** Records for the task follows **

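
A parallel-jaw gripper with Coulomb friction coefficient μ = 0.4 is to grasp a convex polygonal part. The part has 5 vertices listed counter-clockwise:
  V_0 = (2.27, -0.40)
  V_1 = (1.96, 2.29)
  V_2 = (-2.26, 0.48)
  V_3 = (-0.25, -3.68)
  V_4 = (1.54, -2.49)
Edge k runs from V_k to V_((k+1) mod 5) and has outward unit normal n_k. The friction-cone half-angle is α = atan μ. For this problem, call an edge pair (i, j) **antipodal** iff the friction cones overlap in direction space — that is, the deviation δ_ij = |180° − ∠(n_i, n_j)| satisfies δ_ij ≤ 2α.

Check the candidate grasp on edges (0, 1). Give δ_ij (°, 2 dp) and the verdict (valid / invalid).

δ = 73.36°, invalid

α = atan 0.4 = 21.80°;  2α = 43.60°
edge 0: e_0 = (-0.31, +2.69);  n_0 = (+0.9934, +0.1145)
edge 1: e_1 = (-4.22, -1.81);  n_1 = (-0.3942, +0.9190)
∠(n_0, n_1) = 106.64°
δ = |180° − 106.64°| = 73.36°
73.36° > 2α = 43.60°  →  invalid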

** End of Records for the task **

## What you need to do
Reproduce every line of the listing above in which the string "friction" appears.

## Solution for this task
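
A parallel-jaw gripper with Coulomb friction coefficient μ = 0.4 is to grasp a convex polygonal part. The part has 5 vertices listed counter-clockwise:
Edge k runs from V_k to V_((k+1) mod 5) and has outward unit normal n_k. The friction-cone half-angle is α = atan μ. For this problem, call an edge pair (i, j) **antipodal** iff the friction cones overlap in direction space — that is, the deviation δ_ij = |180° − ∠(n_i, n_j)| satisfies δ_ij ≤ 2α.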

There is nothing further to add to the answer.